[Stored entries]
=-=-=

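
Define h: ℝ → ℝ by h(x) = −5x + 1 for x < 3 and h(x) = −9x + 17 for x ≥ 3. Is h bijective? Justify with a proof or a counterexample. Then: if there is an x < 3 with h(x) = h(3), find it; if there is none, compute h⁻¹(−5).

Both pieces are strictly decreasing (slopes −5 and −9), so each is injective on its own interval.
The left piece maps (−∞, 3) onto (−14, ∞); the right piece maps [3, ∞) onto (−∞, −10].
These images overlap. In particular h(3) = −10 (right piece), and solving −5x + 1 = −10 on the left piece gives x = 11/5 < 3.
So h(11/5) = h(3) with 11/5 ≠ 3, and h is not injective, hence not bijective. This x = 11/5 is the requested value below 3.

11/5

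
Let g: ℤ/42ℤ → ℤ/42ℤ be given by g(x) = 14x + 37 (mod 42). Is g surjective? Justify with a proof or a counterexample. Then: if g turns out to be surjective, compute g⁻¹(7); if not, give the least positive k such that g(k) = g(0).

3

Since gcd(14, 42) = 14, we have 14x ≡ 0 (mod 14) for all x, so g(x) ≡ 9 (mod 14).
But 0 ≢ 9 (mod 14), so 0 ∈ ℤ/42ℤ has no preimage. So g is not surjective.
Since g is not surjective, we find the least positive k with g(k) = g(0): this means 14k ≡ 0 (mod 42), i.e. 42 ∣ 14k. Since gcd(14, 42) = 14, dividing through by 14 this holds exactly when 3 ∣ k.
The smallest positive such k is 3.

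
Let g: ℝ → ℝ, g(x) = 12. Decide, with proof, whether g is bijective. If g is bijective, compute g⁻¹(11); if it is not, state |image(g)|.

Recall: g is injective when g(s) = g(t) forces s = t.
g(0) = 12 = g(1) with 0 ≠ 1, so g is not injective, hence not bijective.
Since g is not bijective, we state |image(g)|: the image of g is {12}, which has 1 element.

1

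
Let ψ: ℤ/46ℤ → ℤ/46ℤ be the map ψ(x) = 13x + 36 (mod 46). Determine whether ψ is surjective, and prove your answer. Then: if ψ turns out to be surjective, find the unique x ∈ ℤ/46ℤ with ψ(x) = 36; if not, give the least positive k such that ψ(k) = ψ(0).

0

Since gcd(13, 46) = 1, 13 is invertible modulo 46. Euclid's algorithm: 46 = 3·13 + 7, 13 = 1·7 + 6, 7 = 1·6 + 1; back-substituting gives 1 = 39·13 − 11·46, so 13⁻¹ ≡ 39 (mod 46).
Then y ↦ 39(y − 36) is a two-sided inverse to ψ, so every y ∈ ℤ/46ℤ has a preimage.
Therefore ψ is surjective.
Since ψ is surjective, we compute ψ⁻¹(36): solve 13x + 36 ≡ 36 (mod 46), i.e. 13x ≡ 0 (mod 46).
Multiplying by 13⁻¹ = 39 gives x ≡ 39·0 = 0 ≡ 0 (mod 46).
Check: ψ(0) = 13·0 + 36 = 36 ≡ 36 (mod 46).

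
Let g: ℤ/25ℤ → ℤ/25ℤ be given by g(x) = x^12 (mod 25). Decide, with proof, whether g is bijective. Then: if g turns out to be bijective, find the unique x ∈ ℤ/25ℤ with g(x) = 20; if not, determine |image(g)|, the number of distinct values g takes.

6

g(3): Repeated squaring mod 25: 3^1 ≡ 3, 3^2 ≡ 3² = 9, 3^4 ≡ 9² = 81 ≡ 6, 3^8 ≡ 6² = 36 ≡ 11. Since 12 = 8 + 4, 3^12 ≡ 11·6: 11·6 = 66 ≡ 16. So 3^12 ≡ 16 (mod 25).
g(4): Repeated squaring mod 25: 4^1 ≡ 4, 4^2 ≡ 4² = 16, 4^4 ≡ 16² = 256 ≡ 6, 4^8 ≡ 6² = 36 ≡ 11. Since 12 = 8 + 4, 4^12 ≡ 11·6: 11·6 = 66 ≡ 16. So 4^12 ≡ 16 (mod 25).
So g(3) = g(4) = 16 while 3 ≠ 4, therefore g is not injective, hence not bijective.
Since g is not bijective, we determine |image(g)|. Computing x^12 mod 25 for each x (by repeated squaring, reducing mod 25 at every step), the values g(0), g(1), …, g(24) are: 0, 1, 21, 16, 16, 0, 11, 1, 11, 6, 0, 21, 6, 6, 21, 0, 6, 11, 1, 11, 0, 16, 16, 21, 1.
The distinct values are {0, 1, 6, 11, 16, 21}; there are 6 of them.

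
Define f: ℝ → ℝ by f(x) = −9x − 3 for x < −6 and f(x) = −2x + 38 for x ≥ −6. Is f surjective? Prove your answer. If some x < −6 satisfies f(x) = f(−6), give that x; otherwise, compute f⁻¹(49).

Both pieces are strictly decreasing (slopes −9 and −2), so each is injective on its own interval.
The left piece maps (−∞, −6) onto (51, ∞); the right piece maps [−6, ∞) onto (−∞, 50].
The union (51, ∞) ∪ (−∞, 50] omits the interval between 51 and 50; in particular 51 has no preimage. So f is not surjective.
Because the two images are disjoint, no x < −6 has f(x) = f(−6), so we compute f⁻¹(49): 49 lies in (−∞, 50], so solve −2x + 38 = 49: x = (49 − 38)/(−2) = −11/2.

-11/2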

=-=-=

EXERCISE DETAILS -> Return all of the data above exactly, leaving out no line.

RESULT FOR THIS TASK ->
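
Define h: ℝ → ℝ by h(x) = −5x + 1 for x < 3 and h(x) = −9x + 17 for x ≥ 3. Is h bijective? Justify with a proof or a counterexample. Then: if there is an x < 3 with h(x) = h(3), find it; if there is none, compute h⁻¹(−5).

Both pieces are strictly decreasing (slopes −5 and −9), so each is injective on its own interval.
The left piece maps (−∞, 3) onto (−14, ∞); the right piece maps [3, ∞) onto (−∞, −10].
These images overlap. In particular h(3) = −10 (right piece), and solving −5x + 1 = −10 on the left piece gives x = 11/5 < 3.
So h(11/5) = h(3) with 11/5 ≠ 3, and h is not injective, hence not bijective. This x = 11/5 is the requested value below 3.

11/5

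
Let g: ℤ/42ℤ → ℤ/42ℤ be given by g(x) = 14x + 37 (mod 42). Is g surjective? Justify with a proof or a counterexample. Then: if g turns out to be surjective, compute g⁻¹(7); if not, give the least positive k such that g(k) = g(0).

3

Since gcd(14, 42) = 14, we have 14x ≡ 0 (mod 14) for all x, so g(x) ≡ 9 (mod 14).
But 0 ≢ 9 (mod 14), so 0 ∈ ℤ/42ℤ has no preimage. So g is not surjective.
Since g is not surjective, we find the least positive k with g(k) = g(0): this means 14k ≡ 0 (mod 42), i.e. 42 ∣ 14k. Since gcd(14, 42) = 14, dividing through by 14 this holds exactly when 3 ∣ k.
The smallest positive such k is 3.

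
Let g: ℝ → ℝ, g(x) = 12. Decide, with proof, whether g is bijective. If g is bijective, compute g⁻¹(11); if it is not, state |image(g)|.

Recall: g is injective when g(s) = g(t) forces s = t.
g(0) = 12 = g(1) with 0 ≠ 1, so g is not injective, hence not bijective.
Since g is not bijective, we state |image(g)|: the image of g is {12}, which has 1 element.

1

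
Let ψ: ℤ/46ℤ → ℤ/46ℤ be the map ψ(x) = 13x + 36 (mod 46). Determine whether ψ is surjective, and prove your answer. Then: if ψ turns out to be surjective, find the unique x ∈ ℤ/46ℤ with ψ(x) = 36; if not, give the least positive k such that ψ(k) = ψ(0).

0

Since gcd(13, 46) = 1, 13 is invertible modulo 46. Euclid's algorithm: 46 = 3·13 + 7, 13 = 1·7 + 6, 7 = 1·6 + 1; back-substituting gives 1 = 39·13 − 11·46, so 13⁻¹ ≡ 39 (mod 46).
Then y ↦ 39(y − 36) is a two-sided inverse to ψ, so every y ∈ ℤ/46ℤ has a preimage.
Therefore ψ is surjective.
Since ψ is surjective, we compute ψ⁻¹(36): solve 13x + 36 ≡ 36 (mod 46), i.e. 13x ≡ 0 (mod 46).
Multiplying by 13⁻¹ = 39 gives x ≡ 39·0 = 0 ≡ 0 (mod 46).
Check: ψ(0) = 13·0 + 36 = 36 ≡ 36 (mod 46).

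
Let g: ℤ/25ℤ → ℤ/25ℤ be given by g(x) = x^12 (mod 25). Decide, with proof, whether g is bijective. Then: if g turns out to be bijective, find the unique x ∈ ℤ/25ℤ with g(x) = 20; if not, determine |image(g)|, the number of distinct values g takes.

6

g(3): Repeated squaring mod 25: 3^1 ≡ 3, 3^2 ≡ 3² = 9, 3^4 ≡ 9² = 81 ≡ 6, 3^8 ≡ 6² = 36 ≡ 11. Since 12 = 8 + 4, 3^12 ≡ 11·6: 11·6 = 66 ≡ 16. So 3^12 ≡ 16 (mod 25).
g(4): Repeated squaring mod 25: 4^1 ≡ 4, 4^2 ≡ 4² = 16, 4^4 ≡ 16² = 256 ≡ 6, 4^8 ≡ 6² = 36 ≡ 11. Since 12 = 8 + 4, 4^12 ≡ 11·6: 11·6 = 66 ≡ 16. So 4^12 ≡ 16 (mod 25).
So g(3) = g(4) = 16 while 3 ≠ 4, therefore g is not injective, hence not bijective.
Since g is not bijective, we determine |image(g)|. Computing x^12 mod 25 for each x (by repeated squaring, reducing mod 25 at every step), the values g(0), g(1), …, g(24) are: 0, 1, 21, 16, 16, 0, 11, 1, 11, 6, 0, 21, 6, 6, 21, 0, 6, 11, 1, 11, 0, 16, 16, 21, 1.
The distinct values are {0, 1, 6, 11, 16, 21}; there are 6 of them.

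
Define f: ℝ → ℝ by f(x) = −9x − 3 for x < −6 and f(x) = −2x + 38 for x ≥ −6. Is f surjective? Prove your answer. If some x < −6 satisfies f(x) = f(−6), give that x; otherwise, compute f⁻¹(49).

Both pieces are strictly decreasing (slopes −9 and −2), so each is injective on its own interval.
The left piece maps (−∞, −6) onto (51, ∞); the right piece maps [−6, ∞) onto (−∞, 50].
The union (51, ∞) ∪ (−∞, 50] omits the interval between 51 and 50; in particular 51 has no preimage. So f is not surjective.
Because the two images are disjoint, no x < −6 has f(x) = f(−6), so we compute f⁻¹(49): 49 lies in (−∞, 50], so solve −2x + 38 = 49: x = (49 − 38)/(−2) = −11/2.

-11/2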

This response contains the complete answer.